WHAT TO DO – The lines below starting at the line containing "Year 3: 2,410 units" and ending at the line containing "A small factory buys" are to be repeated exactly, with both ends kept and nothing else added.

RECORDS FOR THIS EXERCISE –
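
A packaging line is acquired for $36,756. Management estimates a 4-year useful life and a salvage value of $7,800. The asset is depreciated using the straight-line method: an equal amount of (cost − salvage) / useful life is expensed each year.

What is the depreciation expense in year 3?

$7,239

Depreciable base = $36,756 − $7,800 = $28,956.
Annual expense = $28,956 / 4 = $7,239.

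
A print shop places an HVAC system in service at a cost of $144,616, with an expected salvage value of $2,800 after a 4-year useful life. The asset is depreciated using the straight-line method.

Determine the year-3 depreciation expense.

Depreciable base = $144,616 − $2,800 = $141,816.
Annual expense = $141,816 / 4 = $35,454.

$35,454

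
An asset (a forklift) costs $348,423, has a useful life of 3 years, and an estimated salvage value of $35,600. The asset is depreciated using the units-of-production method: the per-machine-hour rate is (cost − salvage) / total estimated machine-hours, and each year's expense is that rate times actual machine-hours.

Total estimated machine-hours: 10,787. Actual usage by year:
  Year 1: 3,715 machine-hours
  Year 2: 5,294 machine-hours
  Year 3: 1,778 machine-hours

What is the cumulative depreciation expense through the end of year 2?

Depreciable base = $348,423 − $35,600 = $312,823.
Rate = $312,823 / 10,787 machine-hours = $29 per machine-hour.
Year 1: 3,715 × $29 = $107,735. Book value $240,688.
Year 2: 5,294 × $29 = $153,526. Book value $87,162.
Accumulated through year 2 = $348,423 − $87,162 = $261,261.

$261,261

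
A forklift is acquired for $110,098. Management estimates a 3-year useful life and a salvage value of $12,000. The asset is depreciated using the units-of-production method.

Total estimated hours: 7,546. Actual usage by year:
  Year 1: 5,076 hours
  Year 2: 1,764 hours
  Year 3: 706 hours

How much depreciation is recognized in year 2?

$22,932

Depreciable base = $110,098 − $12,000 = $98,098.
Rate = $98,098 / 7,546 hours = $13 per hour.
Year 1: 5,076 × $13 = $65,988. Book value $44,110.
Year 2: 1,764 × $13 = $22,932. Book value $21,178.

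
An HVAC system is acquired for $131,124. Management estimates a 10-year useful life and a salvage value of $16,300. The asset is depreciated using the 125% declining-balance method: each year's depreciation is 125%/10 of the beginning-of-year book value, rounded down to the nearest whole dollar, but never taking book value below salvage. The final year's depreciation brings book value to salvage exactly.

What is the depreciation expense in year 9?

Depreciable base = $131,124 − $16,300 = $114,824.
Year 1: ⌊$131,124 × 125%/10⌋ = $16,390. Book value $114,734.
Year 2: ⌊$114,734 × 125%/10⌋ = $14,341. Book value $100,393.
Year 3: ⌊$100,393 × 125%/10⌋ = $12,549. Book value $87,844.
Year 4: ⌊$87,844 × 125%/10⌋ = $10,980. Book value $76,864.
Year 5: ⌊$76,864 × 125%/10⌋ = $9,608. Book value $67,256.
Year 6: ⌊$67,256 × 125%/10⌋ = $8,407. Book value $58,849.
Year 7: ⌊$58,849 × 125%/10⌋ = $7,356. Book value $51,493.
Year 8: ⌊$51,493 × 125%/10⌋ = $6,436. Book value $45,057.
Year 9: ⌊$45,057 × 125%/10⌋ = $5,632. Book value $39,425.

$5,632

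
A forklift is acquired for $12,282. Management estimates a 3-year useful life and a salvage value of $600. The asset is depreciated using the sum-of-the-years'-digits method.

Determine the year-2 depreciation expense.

Depreciable base = $12,282 − $600 = $11,682.
Sum of the years' digits = 3+2+1 = 6.
Year 1: $11,682 × 3/6 = $5,841. Book value $6,441.
Year 2: $11,682 × 2/6 = $3,894. Book value $2,547.

$3,894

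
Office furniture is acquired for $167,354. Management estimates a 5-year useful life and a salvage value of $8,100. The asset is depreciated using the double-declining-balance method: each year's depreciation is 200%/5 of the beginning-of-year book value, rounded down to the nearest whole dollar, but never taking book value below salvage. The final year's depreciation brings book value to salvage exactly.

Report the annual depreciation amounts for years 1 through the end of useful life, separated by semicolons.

Depreciable base = $167,354 − $8,100 = $159,254.
Year 1: ⌊$167,354 × 200%/5⌋ = $66,941. Book value $100,413.
Year 2: ⌊$100,413 × 200%/5⌋ = $40,165. Book value $60,248.
Year 3: ⌊$60,248 × 200%/5⌋ = $24,099. Book value $36,149.
Year 4: ⌊$36,149 × 200%/5⌋ = $14,459. Book value $21,690.
Year 5 (final): $21,690 − $8,100 = $13,590. Book value $8,100.

$66,941; $40,165; $24,099; $14,459; $13,590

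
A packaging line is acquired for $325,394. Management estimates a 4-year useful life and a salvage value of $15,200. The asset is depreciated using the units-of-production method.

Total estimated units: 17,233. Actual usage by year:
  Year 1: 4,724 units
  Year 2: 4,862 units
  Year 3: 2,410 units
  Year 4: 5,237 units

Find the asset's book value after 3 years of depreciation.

Depreciable base = $325,394 − $15,200 = $310,194.
Rate = $310,194 / 17,233 units = $18 per unit.
Year 1: 4,724 × $18 = $85,032. Book value $240,362.
Year 2: 4,862 × $18 = $87,516. Book value $152,846.
Year 3: 2,410 × $18 = $43,380. Book value $109,466.

$109,466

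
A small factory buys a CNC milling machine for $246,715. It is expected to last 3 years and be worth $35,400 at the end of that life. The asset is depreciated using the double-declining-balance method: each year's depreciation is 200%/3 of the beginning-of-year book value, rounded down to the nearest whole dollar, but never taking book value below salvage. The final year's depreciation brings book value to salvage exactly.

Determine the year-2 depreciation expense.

Depreciable base = $246,715 − $35,400 = $211,315.
Year 1: ⌊$246,715 × 200%/3⌋ = $164,476. Book value $82,239.
Year 2: ⌊$82,239 × 200%/3⌋ = $54,826, capped at $46,839. Book value $35,400.

$46,839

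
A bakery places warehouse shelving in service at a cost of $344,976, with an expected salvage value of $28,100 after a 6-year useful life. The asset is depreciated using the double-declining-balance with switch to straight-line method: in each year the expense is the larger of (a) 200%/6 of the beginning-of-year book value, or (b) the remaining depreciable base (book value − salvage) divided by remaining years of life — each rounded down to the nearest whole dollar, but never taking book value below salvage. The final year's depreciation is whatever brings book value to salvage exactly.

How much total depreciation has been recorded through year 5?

Depreciable base = $344,976 − $28,100 = $316,876.
Year 1: DB = ⌊$344,976 × 200%/6⌋ = $114,992; SL = ⌊$316,876/6⌋ = $52,812 → take DB $114,992. Book value $229,984.
Year 2: DB = ⌊$229,984 × 200%/6⌋ = $76,661; SL = ⌊$201,884/5⌋ = $40,376 → take DB $76,661. Book value $153,323.
Year 3: DB = ⌊$153,323 × 200%/6⌋ = $51,107; SL = ⌊$125,223/4⌋ = $31,305 → take DB $51,107. Book value $102,216.
Year 4: DB = ⌊$102,216 × 200%/6⌋ = $34,072; SL = ⌊$74,116/3⌋ = $24,705 → take DB $34,072. Book value $68,144.
Year 5: DB = ⌊$68,144 × 200%/6⌋ = $22,714; SL = ⌊$40,044/2⌋ = $20,022 → take DB $22,714. Book value $45,430.
Accumulated through year 5 = $344,976 − $45,430 = $299,546.

$299,546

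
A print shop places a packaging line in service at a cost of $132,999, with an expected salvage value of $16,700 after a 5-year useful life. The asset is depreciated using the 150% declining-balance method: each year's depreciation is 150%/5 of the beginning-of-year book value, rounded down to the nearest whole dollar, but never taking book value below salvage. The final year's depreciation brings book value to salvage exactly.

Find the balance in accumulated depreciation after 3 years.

Depreciable base = $132,999 − $16,700 = $116,299.
Year 1: ⌊$132,999 × 150%/5⌋ = $39,899. Book value $93,100.
Year 2: ⌊$93,100 × 150%/5⌋ = $27,930. Book value $65,170.
Year 3: ⌊$65,170 × 150%/5⌋ = $19,551. Book value $45,619.
Accumulated through year 3 = $132,999 − $45,619 = $87,380.

$87,380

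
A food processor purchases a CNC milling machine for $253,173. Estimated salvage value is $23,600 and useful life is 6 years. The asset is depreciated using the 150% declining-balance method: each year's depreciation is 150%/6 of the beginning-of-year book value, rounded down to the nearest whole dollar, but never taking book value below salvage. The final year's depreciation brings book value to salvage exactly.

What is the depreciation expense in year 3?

$35,602

Depreciable base = $253,173 − $23,600 = $229,573.
Year 1: ⌊$253,173 × 150%/6⌋ = $63,293. Book value $189,880.
Year 2: ⌊$189,880 × 150%/6⌋ = $47,470. Book value $142,410.
Year 3: ⌊$142,410 × 150%/6⌋ = $35,602. Book value $106,808.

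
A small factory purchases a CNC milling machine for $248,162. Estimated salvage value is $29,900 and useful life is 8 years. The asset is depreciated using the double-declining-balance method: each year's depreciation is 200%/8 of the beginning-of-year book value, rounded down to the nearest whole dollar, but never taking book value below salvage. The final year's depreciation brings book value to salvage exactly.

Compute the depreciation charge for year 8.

Depreciable base = $248,162 − $29,900 = $218,262.
Year 1: ⌊$248,162 × 200%/8⌋ = $62,040. Book value $186,122.
Year 2: ⌊$186,122 × 200%/8⌋ = $46,530. Book value $139,592.
Year 3: ⌊$139,592 × 200%/8⌋ = $34,898. Book value $104,694.
Year 4: ⌊$104,694 × 200%/8⌋ = $26,173. Book value $78,521.
Year 5: ⌊$78,521 × 200%/8⌋ = $19,630. Book value $58,891.
Year 6: ⌊$58,891 × 200%/8⌋ = $14,722. Book value $44,169.
Year 7: ⌊$44,169 × 200%/8⌋ = $11,042. Book value $33,127.
Year 8 (final): $33,127 − $29,900 = $3,227. Book value $29,900.

$3,227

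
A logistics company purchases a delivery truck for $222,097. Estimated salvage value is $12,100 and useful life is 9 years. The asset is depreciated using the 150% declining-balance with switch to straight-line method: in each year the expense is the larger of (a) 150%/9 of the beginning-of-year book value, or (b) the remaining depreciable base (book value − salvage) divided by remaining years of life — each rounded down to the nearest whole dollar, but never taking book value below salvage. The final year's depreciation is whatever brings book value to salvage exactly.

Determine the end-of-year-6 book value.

$69,106

Depreciable base = $222,097 − $12,100 = $209,997.
Year 1: DB = ⌊$222,097 × 150%/9⌋ = $37,016; SL = ⌊$209,997/9⌋ = $23,333 → take DB $37,016. Book value $185,081.
Year 2: DB = ⌊$185,081 × 150%/9⌋ = $30,846; SL = ⌊$172,981/8⌋ = $21,622 → take DB $30,846. Book value $154,235.
Year 3: DB = ⌊$154,235 × 150%/9⌋ = $25,705; SL = ⌊$142,135/7⌋ = $20,305 → take DB $25,705. Book value $128,530.
Year 4: DB = ⌊$128,530 × 150%/9⌋ = $21,421; SL = ⌊$116,430/6⌋ = $19,405 → take DB $21,421. Book value $107,109.
Year 5: DB = ⌊$107,109 × 150%/9⌋ = $17,851; SL = ⌊$95,009/5⌋ = $19,001 → take SL $19,001. Book value $88,108.
Year 6: DB = ⌊$88,108 × 150%/9⌋ = $14,684; SL = ⌊$76,008/4⌋ = $19,002 → take SL $19,002. Book value $69,106.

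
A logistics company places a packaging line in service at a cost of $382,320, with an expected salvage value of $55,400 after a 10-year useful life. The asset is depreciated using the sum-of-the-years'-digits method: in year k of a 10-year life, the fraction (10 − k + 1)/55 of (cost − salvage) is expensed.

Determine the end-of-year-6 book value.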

TASK RESULT –
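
  Year 3: 2,410 units
  Year 4: 5,237 units

Find the asset's book value after 3 years of depreciation.

Depreciable base = $325,394 − $15,200 = $310,194.
Rate = $310,194 / 17,233 units = $18 per unit.
Year 1: 4,724 × $18 = $85,032. Book value $240,362.
Year 2: 4,862 × $18 = $87,516. Book value $152,846.
Year 3: 2,410 × $18 = $43,380. Book value $109,466.

$109,466

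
A small factory buys a CNC milling machine for $246,715. It is expected to last 3 years and be worth $35,400 at the end of that life. The asset is depreciated using the double-declining-balance method: each year's depreciation is 200%/3 of the beginning-of-year book value, rounded down to the nearest whole dollar, but never taking book value below salvage. The final year's depreciation brings book value to salvage exactly.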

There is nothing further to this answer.